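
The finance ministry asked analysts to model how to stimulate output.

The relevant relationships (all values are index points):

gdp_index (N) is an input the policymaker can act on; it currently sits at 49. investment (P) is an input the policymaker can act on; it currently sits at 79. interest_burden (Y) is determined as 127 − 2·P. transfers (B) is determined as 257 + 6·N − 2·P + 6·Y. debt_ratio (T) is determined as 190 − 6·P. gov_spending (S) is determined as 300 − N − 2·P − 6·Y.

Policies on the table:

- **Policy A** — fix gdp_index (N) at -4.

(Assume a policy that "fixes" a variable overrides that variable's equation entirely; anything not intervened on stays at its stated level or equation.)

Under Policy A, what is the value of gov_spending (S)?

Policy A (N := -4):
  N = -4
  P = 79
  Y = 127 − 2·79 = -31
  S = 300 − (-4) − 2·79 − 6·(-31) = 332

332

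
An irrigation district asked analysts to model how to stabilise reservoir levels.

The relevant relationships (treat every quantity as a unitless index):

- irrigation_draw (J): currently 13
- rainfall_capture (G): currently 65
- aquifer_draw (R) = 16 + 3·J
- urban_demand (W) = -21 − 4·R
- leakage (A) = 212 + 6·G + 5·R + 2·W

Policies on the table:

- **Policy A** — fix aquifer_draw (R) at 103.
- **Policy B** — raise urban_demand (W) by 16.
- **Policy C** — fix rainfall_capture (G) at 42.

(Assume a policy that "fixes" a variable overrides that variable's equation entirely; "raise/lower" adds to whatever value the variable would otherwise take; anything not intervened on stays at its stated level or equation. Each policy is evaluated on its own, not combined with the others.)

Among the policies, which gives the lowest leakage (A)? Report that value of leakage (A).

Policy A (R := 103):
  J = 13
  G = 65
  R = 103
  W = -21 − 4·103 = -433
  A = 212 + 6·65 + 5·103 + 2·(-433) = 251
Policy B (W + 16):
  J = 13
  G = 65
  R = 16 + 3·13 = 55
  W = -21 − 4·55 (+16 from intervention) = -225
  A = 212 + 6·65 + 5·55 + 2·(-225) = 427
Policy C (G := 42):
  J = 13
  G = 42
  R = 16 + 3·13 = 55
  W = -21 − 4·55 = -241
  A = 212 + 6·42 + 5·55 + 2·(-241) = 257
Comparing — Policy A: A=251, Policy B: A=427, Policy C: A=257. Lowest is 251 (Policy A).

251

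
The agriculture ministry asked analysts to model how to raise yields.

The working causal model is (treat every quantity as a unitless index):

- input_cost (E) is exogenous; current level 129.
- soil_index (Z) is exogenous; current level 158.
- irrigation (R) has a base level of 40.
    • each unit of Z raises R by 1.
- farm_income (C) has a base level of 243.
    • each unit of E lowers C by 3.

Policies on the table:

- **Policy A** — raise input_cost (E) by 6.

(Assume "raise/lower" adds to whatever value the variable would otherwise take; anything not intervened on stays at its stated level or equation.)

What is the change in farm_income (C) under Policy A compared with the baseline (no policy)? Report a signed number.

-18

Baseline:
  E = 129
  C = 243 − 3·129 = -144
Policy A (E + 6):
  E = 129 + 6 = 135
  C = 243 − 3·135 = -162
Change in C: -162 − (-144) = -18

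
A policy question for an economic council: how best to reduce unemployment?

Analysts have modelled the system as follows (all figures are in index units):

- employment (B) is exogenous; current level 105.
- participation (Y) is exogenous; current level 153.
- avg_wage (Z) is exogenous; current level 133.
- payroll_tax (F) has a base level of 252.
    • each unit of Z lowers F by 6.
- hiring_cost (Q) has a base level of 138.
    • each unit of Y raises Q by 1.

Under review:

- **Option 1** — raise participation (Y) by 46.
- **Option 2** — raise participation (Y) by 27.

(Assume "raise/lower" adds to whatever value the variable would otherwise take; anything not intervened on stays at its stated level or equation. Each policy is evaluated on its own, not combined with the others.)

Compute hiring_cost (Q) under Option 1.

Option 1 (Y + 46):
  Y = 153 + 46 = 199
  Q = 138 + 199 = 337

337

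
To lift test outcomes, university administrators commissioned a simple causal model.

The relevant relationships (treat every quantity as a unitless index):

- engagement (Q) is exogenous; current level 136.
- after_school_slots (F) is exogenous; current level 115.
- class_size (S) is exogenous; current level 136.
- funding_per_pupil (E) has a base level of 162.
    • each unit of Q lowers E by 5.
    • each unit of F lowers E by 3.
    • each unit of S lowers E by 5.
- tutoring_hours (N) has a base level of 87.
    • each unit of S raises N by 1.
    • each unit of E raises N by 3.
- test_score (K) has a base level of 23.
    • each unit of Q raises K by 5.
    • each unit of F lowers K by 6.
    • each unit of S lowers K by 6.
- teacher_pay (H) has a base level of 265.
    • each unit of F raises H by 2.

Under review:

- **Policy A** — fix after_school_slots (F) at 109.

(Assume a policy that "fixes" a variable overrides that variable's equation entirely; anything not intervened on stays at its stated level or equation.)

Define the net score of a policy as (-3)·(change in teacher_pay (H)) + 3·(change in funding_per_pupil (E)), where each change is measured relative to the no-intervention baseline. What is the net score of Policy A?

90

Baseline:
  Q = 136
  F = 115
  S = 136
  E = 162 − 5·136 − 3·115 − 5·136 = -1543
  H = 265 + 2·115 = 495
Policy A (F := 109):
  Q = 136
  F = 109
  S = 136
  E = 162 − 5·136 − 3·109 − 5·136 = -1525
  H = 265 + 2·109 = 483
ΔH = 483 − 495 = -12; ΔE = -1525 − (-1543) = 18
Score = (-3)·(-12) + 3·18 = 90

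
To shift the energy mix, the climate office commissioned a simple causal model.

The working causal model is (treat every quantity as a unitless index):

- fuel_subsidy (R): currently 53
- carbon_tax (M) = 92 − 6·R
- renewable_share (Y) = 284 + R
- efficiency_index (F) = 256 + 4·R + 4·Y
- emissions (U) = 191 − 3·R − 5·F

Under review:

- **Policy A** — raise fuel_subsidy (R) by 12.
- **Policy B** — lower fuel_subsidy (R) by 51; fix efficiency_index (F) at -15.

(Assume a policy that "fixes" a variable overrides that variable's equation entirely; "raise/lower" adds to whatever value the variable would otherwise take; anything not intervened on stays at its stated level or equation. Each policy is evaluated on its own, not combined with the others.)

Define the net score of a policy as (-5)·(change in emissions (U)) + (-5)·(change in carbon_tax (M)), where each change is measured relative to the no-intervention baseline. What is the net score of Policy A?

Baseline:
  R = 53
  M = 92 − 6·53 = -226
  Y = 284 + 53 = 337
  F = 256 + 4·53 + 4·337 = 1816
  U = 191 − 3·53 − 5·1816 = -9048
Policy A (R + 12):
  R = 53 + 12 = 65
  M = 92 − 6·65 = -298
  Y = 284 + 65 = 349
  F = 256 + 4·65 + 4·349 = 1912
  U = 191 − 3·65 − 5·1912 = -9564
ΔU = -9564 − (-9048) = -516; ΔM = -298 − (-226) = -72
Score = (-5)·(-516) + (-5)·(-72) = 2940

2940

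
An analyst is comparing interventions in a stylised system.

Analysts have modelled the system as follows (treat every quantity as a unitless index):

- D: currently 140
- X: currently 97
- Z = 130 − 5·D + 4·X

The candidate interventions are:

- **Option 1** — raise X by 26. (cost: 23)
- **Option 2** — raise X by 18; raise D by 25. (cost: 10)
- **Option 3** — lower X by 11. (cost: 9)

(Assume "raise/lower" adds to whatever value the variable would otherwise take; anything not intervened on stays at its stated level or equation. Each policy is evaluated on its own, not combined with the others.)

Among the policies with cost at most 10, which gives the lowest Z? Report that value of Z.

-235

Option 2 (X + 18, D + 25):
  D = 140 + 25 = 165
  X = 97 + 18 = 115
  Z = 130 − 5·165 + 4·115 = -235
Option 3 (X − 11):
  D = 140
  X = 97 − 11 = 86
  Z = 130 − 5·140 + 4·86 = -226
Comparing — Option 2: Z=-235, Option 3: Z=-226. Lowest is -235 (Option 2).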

····················

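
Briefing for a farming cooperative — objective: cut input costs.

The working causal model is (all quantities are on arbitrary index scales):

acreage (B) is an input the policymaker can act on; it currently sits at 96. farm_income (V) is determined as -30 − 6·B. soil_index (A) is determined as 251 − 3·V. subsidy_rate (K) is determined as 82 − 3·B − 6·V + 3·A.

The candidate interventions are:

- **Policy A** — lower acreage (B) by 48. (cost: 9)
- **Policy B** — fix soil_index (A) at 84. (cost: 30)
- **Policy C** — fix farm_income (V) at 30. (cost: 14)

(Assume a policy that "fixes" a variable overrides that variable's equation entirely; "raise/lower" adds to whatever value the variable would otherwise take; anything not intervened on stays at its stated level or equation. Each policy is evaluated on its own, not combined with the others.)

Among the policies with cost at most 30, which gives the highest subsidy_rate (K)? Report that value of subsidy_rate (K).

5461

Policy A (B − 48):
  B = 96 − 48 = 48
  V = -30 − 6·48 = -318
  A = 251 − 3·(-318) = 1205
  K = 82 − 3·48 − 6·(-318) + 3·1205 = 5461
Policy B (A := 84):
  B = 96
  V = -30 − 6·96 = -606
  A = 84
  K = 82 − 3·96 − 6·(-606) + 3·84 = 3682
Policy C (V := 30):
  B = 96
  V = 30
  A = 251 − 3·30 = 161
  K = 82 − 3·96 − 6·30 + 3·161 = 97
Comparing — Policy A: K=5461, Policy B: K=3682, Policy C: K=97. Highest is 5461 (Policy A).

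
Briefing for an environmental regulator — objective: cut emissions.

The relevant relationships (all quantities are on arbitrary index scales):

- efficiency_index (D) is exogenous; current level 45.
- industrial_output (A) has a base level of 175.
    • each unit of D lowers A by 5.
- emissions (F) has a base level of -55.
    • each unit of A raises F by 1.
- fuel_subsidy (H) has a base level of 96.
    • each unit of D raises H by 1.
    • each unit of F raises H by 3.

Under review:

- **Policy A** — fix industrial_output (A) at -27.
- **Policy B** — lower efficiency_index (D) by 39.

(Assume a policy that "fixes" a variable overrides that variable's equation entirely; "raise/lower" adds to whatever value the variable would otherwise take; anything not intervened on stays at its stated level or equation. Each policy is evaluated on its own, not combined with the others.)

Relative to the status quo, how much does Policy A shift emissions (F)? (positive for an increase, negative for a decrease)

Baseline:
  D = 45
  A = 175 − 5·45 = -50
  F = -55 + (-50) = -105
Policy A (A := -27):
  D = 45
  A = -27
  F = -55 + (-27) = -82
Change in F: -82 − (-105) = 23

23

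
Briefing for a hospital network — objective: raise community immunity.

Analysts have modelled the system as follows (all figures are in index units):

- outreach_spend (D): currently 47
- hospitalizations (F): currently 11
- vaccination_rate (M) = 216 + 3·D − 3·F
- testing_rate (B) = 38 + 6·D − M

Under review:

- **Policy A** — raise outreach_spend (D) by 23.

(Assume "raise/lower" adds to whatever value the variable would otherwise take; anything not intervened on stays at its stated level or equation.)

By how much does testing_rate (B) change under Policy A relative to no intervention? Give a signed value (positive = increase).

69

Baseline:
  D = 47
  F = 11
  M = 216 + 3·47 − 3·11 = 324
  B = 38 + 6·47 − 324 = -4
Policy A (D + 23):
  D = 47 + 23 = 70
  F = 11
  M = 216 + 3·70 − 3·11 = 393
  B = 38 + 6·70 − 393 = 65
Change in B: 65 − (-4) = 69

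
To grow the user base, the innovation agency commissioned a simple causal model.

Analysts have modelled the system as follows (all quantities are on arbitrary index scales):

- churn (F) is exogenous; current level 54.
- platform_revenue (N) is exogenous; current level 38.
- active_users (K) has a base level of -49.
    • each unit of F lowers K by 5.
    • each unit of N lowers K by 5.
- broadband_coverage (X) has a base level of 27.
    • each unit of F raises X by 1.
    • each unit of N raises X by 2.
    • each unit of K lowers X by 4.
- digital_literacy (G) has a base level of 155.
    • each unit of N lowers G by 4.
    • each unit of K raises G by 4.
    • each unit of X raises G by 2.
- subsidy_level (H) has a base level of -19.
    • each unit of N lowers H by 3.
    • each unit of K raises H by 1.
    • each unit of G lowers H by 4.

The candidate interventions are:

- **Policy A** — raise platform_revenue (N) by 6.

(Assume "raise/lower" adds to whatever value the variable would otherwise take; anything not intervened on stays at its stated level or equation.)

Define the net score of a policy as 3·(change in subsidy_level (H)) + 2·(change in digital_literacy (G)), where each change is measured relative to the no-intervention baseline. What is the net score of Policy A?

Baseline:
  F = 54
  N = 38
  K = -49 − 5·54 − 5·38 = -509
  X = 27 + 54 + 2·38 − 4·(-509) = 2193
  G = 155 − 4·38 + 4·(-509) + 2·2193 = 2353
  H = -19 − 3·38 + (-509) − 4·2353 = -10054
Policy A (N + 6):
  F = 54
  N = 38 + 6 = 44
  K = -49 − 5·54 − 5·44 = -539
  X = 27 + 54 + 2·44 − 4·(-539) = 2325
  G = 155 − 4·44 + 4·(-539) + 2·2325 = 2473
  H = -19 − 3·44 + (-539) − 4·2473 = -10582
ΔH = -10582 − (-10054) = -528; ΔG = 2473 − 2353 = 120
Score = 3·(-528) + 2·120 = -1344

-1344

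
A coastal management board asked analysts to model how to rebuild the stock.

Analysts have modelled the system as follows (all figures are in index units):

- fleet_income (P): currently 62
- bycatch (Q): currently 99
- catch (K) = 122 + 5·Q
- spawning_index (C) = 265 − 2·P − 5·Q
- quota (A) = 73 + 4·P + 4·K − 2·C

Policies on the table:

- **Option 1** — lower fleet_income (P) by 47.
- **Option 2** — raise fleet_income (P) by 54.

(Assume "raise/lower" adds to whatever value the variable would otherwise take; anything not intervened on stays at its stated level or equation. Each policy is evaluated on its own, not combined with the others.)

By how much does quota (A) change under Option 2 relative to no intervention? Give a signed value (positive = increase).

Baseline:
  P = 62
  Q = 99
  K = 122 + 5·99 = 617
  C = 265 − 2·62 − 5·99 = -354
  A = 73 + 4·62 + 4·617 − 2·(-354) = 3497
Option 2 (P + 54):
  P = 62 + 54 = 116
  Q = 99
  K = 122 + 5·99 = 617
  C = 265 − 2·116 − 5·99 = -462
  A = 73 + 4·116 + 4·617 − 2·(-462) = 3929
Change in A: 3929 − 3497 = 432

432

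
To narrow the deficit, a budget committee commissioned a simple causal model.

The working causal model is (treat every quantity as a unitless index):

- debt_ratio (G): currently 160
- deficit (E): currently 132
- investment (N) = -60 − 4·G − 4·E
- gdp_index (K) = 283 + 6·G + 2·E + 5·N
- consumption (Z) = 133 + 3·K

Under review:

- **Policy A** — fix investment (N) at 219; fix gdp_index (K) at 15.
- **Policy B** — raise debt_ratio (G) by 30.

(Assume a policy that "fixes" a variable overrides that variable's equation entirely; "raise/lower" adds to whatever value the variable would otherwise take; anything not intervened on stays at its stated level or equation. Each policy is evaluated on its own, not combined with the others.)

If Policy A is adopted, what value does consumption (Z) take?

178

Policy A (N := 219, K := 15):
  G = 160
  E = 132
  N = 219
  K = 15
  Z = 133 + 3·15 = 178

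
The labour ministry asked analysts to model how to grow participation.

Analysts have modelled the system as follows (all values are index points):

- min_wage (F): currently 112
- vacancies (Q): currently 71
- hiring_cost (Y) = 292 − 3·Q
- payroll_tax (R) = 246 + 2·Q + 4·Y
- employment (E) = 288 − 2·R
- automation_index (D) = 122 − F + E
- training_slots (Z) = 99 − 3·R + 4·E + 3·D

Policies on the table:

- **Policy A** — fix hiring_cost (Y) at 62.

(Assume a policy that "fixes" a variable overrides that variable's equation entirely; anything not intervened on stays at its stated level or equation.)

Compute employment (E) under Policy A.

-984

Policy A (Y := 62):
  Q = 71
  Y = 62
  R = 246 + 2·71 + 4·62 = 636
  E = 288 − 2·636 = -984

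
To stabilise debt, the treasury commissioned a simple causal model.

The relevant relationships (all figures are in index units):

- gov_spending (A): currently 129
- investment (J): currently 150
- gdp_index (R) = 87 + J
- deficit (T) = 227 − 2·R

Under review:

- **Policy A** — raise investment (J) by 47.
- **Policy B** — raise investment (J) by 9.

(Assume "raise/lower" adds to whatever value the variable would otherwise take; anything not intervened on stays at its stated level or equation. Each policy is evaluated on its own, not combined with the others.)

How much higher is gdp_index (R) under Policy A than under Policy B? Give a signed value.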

····················

## ACTIVITY
The count alone is needed: how many lines of these entries contain the word "scales"?

## SOLUTION
3